## Extracted data:
--- START ---

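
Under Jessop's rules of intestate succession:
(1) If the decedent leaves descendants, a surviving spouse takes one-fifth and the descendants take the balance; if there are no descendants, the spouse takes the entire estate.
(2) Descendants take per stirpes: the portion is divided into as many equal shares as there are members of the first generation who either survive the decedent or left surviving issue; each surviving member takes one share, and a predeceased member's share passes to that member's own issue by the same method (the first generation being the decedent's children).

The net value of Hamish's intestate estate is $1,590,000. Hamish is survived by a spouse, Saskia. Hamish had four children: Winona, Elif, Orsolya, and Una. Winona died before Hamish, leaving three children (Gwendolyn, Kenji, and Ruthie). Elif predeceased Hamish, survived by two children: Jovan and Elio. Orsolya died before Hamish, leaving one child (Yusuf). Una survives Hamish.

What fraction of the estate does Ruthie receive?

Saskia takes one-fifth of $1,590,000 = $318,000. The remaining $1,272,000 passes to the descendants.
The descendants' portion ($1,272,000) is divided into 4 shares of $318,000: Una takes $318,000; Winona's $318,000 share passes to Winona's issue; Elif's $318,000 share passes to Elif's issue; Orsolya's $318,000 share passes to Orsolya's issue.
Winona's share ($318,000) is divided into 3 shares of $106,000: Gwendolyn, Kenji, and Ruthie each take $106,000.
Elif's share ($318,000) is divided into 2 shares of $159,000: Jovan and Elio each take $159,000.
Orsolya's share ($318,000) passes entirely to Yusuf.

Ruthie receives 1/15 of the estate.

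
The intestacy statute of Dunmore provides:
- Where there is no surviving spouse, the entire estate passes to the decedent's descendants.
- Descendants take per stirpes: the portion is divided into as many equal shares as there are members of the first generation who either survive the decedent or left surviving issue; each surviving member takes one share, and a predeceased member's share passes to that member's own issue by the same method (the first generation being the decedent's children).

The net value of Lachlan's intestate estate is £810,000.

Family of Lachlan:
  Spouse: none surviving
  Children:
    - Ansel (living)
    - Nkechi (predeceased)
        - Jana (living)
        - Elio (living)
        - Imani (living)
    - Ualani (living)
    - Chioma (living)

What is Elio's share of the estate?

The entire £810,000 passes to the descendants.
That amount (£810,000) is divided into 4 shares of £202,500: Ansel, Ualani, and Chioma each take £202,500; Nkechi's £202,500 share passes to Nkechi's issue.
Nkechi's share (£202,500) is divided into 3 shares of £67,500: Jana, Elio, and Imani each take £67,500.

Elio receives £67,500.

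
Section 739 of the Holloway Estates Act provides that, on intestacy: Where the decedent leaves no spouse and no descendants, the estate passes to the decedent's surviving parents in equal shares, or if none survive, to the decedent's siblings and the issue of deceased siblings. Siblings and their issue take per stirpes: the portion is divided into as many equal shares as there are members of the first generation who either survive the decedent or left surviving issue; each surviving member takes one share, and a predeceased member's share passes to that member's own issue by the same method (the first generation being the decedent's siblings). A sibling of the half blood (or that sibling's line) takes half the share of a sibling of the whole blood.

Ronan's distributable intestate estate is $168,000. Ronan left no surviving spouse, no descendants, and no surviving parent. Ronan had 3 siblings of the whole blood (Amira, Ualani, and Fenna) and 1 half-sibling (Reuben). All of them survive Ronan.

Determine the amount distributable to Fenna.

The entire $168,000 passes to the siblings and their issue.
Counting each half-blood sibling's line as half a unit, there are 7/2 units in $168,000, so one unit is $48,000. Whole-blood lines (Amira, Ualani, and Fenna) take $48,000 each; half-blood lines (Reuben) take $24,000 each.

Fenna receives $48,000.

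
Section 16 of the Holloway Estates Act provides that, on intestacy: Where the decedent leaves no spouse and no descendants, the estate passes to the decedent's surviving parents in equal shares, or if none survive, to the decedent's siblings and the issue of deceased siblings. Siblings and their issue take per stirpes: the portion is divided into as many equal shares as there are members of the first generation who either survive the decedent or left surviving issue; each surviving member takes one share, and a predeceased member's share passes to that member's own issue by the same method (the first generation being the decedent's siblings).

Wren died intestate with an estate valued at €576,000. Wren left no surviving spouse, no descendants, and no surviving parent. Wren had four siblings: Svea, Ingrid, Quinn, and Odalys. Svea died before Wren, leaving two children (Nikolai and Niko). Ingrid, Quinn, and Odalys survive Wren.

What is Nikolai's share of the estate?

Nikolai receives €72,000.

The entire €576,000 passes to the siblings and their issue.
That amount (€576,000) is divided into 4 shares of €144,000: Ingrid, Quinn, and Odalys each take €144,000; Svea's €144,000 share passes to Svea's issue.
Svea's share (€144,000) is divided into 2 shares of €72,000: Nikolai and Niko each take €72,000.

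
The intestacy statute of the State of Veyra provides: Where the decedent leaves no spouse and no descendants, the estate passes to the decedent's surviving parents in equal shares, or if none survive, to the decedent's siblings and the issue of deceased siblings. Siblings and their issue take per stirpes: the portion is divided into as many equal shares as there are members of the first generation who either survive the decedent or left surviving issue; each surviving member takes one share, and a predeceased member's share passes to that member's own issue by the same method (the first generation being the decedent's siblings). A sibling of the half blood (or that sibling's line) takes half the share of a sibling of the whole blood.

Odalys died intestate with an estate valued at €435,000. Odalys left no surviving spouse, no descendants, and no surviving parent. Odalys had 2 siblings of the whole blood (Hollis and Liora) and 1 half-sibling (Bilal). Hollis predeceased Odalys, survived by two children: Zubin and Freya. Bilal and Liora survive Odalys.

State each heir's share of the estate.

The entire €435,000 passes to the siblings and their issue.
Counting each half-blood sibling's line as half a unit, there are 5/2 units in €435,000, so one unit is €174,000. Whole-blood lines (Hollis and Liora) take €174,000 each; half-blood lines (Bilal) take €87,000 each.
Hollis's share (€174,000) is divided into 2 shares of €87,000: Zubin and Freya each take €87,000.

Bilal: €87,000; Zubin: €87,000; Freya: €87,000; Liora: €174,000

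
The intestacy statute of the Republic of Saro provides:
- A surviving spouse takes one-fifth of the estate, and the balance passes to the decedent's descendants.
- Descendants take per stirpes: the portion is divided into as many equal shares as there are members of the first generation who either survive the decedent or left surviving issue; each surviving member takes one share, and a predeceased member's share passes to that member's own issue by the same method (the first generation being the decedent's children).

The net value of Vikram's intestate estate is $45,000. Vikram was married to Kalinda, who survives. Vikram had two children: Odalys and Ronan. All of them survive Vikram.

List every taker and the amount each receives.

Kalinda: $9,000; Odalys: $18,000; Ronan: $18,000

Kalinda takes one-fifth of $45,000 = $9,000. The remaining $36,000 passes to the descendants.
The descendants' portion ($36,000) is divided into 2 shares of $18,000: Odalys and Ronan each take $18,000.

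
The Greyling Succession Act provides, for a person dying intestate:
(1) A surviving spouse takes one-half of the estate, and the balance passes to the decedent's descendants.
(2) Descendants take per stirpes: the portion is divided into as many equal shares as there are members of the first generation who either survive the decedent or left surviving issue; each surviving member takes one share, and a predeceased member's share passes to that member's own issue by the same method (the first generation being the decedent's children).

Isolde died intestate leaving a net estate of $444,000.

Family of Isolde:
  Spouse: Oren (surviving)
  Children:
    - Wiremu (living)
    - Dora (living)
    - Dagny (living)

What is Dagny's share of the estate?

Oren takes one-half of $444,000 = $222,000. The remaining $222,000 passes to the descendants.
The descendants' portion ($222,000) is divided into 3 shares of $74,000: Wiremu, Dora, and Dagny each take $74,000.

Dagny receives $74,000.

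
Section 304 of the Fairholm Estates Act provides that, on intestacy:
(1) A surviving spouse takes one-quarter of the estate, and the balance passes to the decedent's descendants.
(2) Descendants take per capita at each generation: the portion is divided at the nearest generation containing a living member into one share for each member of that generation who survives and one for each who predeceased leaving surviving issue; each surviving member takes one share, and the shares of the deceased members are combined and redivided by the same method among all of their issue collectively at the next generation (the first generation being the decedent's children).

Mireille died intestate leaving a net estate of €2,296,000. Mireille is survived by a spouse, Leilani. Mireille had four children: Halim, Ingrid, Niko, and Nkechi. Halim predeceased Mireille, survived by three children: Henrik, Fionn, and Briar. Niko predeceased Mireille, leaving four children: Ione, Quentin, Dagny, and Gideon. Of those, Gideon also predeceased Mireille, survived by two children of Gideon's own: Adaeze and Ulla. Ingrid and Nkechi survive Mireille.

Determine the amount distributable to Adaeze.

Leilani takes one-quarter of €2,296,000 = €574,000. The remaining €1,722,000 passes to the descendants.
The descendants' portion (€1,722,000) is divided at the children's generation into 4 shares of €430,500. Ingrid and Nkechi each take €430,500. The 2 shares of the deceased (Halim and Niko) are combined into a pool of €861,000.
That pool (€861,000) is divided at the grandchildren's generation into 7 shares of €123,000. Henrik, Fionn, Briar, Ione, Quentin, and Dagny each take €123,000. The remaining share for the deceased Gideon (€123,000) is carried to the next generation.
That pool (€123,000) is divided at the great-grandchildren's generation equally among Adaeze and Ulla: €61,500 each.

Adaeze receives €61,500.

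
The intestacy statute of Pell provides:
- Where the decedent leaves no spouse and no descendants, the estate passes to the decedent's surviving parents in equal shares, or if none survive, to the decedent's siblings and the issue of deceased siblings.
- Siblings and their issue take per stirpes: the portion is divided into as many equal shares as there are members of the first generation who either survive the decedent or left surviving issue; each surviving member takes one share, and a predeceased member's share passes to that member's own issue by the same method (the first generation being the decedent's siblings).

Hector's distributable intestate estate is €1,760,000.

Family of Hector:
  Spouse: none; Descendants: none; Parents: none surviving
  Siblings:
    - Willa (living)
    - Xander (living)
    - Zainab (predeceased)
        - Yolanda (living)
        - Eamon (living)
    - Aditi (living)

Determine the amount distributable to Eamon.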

--- END ---
--- START ---

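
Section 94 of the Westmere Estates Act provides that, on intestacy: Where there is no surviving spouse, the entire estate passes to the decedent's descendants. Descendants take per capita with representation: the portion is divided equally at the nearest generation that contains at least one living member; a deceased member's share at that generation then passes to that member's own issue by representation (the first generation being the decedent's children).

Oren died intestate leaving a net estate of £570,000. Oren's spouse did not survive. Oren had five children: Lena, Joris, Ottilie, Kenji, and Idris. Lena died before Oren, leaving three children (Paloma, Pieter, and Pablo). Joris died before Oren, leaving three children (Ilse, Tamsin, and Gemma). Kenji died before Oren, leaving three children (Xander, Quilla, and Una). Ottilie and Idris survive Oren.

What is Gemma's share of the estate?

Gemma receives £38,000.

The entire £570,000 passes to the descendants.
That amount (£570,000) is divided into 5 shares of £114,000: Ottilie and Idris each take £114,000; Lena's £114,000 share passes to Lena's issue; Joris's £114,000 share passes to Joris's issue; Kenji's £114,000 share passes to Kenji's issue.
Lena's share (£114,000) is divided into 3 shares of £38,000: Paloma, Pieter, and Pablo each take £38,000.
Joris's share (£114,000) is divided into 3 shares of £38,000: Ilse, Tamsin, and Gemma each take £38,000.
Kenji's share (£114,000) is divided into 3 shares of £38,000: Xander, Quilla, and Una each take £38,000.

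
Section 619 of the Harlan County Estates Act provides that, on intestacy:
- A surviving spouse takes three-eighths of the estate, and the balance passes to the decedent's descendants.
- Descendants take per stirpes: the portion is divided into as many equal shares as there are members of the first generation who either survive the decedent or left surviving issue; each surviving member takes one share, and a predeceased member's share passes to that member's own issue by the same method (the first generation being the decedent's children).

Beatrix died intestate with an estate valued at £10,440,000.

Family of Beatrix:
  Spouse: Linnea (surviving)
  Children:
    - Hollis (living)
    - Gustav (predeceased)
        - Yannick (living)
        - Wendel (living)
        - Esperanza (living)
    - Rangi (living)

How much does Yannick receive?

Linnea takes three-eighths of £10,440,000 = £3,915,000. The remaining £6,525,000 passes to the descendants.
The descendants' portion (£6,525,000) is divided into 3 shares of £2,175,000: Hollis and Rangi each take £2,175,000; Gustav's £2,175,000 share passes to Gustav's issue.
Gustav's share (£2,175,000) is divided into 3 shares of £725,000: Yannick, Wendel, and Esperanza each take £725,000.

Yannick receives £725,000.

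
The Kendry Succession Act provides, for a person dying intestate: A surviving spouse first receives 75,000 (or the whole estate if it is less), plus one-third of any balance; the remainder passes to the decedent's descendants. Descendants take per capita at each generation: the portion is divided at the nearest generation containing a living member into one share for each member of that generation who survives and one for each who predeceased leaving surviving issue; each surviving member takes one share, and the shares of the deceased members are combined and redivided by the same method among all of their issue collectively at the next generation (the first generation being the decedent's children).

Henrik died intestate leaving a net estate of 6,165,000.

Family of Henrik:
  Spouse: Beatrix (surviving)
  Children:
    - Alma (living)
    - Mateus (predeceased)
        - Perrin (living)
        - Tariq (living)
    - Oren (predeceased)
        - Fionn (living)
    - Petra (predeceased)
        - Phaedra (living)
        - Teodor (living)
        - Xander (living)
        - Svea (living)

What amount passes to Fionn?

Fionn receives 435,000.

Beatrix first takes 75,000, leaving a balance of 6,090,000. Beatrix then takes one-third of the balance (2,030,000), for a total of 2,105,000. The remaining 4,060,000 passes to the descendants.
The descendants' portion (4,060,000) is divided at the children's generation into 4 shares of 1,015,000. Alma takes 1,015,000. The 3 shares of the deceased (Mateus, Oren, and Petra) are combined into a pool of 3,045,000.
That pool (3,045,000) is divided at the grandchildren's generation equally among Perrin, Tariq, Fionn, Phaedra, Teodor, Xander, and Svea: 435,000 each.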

--- END ---
--- START ---

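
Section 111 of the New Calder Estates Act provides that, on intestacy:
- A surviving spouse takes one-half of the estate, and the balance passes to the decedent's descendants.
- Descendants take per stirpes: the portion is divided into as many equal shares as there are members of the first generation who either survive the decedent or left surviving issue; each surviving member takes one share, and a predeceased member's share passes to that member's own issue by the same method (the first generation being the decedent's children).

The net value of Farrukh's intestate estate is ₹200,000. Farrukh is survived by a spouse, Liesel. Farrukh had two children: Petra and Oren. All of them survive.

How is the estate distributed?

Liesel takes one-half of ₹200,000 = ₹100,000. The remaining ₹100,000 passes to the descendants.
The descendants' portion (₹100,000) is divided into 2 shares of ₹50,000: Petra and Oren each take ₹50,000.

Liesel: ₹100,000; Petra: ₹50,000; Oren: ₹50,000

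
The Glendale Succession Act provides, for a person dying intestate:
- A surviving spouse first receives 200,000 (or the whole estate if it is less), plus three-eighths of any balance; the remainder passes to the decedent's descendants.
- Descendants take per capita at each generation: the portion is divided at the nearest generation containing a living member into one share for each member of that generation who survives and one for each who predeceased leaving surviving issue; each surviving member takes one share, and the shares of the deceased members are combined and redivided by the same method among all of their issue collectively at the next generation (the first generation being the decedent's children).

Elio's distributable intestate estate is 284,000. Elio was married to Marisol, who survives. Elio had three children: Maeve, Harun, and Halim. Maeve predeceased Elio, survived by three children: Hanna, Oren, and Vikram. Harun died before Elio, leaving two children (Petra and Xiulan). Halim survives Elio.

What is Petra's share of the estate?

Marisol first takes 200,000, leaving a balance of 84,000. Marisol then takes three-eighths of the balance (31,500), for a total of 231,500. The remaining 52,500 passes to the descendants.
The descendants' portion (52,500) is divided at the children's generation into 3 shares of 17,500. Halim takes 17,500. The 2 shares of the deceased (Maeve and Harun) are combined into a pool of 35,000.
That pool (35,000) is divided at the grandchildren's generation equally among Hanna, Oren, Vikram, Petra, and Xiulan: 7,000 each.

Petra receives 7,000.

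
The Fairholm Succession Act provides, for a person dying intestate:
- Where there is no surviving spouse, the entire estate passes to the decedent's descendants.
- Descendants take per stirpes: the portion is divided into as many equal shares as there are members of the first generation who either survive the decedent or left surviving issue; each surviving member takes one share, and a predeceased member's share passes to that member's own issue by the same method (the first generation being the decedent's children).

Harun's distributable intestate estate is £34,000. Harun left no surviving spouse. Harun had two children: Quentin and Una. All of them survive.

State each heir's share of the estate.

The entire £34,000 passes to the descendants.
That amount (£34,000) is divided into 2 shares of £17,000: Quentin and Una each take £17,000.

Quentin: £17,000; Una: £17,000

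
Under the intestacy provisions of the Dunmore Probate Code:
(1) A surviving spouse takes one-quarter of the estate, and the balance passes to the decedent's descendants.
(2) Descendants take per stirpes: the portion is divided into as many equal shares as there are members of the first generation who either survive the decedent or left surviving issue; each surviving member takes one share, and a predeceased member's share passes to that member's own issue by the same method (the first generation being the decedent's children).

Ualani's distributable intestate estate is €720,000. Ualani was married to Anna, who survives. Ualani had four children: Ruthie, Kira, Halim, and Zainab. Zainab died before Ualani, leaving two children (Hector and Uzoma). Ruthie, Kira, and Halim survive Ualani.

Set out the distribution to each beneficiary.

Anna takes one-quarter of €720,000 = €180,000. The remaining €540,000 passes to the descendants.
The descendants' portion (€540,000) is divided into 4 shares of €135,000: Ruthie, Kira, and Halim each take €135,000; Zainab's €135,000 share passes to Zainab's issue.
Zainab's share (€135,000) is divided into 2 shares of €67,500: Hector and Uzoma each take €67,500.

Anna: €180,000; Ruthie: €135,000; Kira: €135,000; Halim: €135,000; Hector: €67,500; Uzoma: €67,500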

--- END ---

## Directions:
In the entries above, the lines between the one holding "- A surviving spouse takes one-half" and the one holding "The net value of Farrukh's", inclusive, are to be printed exactly as written, and those alone.

## Exercise answer:
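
- A surviving spouse takes one-half of the estate, and the balance passes to the decedent's descendants.
- Descendants take per stirpes: the portion is divided into as many equal shares as there are members of the first generation who either survive the decedent or left surviving issue; each surviving member takes one share, and a predeceased member's share passes to that member's own issue by the same method (the first generation being the decedent's children).

The net value of Farrukh's intestate estate is ₹200,000. Farrukh is survived by a spouse, Liesel. Farrukh had two children: Petra and Oren. All of them survive.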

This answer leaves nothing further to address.